Source data:
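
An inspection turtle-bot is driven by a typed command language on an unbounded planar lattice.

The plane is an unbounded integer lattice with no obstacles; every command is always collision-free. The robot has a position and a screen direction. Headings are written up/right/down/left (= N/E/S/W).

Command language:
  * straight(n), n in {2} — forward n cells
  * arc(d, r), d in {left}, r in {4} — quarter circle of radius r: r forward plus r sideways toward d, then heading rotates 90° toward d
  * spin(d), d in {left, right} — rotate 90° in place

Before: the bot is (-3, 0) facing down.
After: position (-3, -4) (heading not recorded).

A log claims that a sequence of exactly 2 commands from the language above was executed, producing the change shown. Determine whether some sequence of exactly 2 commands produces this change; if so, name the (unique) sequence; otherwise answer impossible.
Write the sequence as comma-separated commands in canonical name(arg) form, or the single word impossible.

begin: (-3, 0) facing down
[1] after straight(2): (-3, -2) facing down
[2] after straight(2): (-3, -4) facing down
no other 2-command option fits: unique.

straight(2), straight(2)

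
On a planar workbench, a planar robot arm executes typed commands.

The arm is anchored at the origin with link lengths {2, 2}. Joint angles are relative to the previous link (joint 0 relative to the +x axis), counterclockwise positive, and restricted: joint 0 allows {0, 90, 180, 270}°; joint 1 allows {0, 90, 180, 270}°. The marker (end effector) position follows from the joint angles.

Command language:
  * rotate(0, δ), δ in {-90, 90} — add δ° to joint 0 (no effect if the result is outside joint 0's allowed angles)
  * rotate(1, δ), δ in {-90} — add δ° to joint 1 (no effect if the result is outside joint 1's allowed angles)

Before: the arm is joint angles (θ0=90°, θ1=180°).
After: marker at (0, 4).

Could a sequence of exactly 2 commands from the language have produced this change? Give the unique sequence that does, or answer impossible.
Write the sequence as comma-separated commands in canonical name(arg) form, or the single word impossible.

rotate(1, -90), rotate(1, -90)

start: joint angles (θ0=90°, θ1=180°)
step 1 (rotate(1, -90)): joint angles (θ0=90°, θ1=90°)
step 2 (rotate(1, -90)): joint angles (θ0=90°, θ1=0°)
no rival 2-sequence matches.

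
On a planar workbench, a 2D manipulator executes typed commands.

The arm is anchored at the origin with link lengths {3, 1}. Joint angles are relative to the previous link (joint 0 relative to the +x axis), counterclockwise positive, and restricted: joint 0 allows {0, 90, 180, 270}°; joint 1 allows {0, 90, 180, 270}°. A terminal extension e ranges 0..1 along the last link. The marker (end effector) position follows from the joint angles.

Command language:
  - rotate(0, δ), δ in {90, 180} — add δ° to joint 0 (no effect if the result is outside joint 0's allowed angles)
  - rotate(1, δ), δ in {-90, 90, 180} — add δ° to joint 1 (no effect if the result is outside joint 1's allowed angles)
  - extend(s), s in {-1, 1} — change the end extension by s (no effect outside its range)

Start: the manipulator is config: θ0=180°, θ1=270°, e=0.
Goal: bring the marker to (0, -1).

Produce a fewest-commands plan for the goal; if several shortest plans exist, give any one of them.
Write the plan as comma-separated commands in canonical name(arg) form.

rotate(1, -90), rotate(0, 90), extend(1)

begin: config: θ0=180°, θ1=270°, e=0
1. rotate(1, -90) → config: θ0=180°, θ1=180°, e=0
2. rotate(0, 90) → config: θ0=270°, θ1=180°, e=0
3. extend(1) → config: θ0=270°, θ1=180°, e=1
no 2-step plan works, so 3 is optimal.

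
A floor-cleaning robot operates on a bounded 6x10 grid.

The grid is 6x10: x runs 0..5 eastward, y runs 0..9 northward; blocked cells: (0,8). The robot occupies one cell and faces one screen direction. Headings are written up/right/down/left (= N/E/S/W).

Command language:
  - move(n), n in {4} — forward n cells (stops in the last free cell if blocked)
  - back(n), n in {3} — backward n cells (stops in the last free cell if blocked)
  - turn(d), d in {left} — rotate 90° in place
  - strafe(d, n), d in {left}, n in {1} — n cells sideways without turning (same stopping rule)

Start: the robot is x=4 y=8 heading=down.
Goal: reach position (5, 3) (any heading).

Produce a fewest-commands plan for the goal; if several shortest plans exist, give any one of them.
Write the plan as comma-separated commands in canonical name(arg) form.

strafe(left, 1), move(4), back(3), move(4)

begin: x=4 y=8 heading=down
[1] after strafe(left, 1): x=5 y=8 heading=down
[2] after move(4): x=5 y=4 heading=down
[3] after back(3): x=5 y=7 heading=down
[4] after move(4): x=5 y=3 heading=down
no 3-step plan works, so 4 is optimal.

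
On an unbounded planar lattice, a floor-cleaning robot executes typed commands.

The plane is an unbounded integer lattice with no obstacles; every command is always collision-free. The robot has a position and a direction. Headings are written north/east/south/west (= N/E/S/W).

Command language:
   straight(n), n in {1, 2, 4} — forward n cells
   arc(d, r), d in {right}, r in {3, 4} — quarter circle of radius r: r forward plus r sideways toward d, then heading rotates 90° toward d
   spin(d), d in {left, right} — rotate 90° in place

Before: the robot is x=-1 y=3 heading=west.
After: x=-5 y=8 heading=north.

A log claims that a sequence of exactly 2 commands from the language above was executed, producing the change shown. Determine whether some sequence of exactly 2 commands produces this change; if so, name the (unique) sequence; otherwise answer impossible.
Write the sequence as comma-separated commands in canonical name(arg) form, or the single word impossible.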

ACTION ITEM:
How many of the lines above contain the string "plus"? Give the number only.

YOUR SOLUTION:
2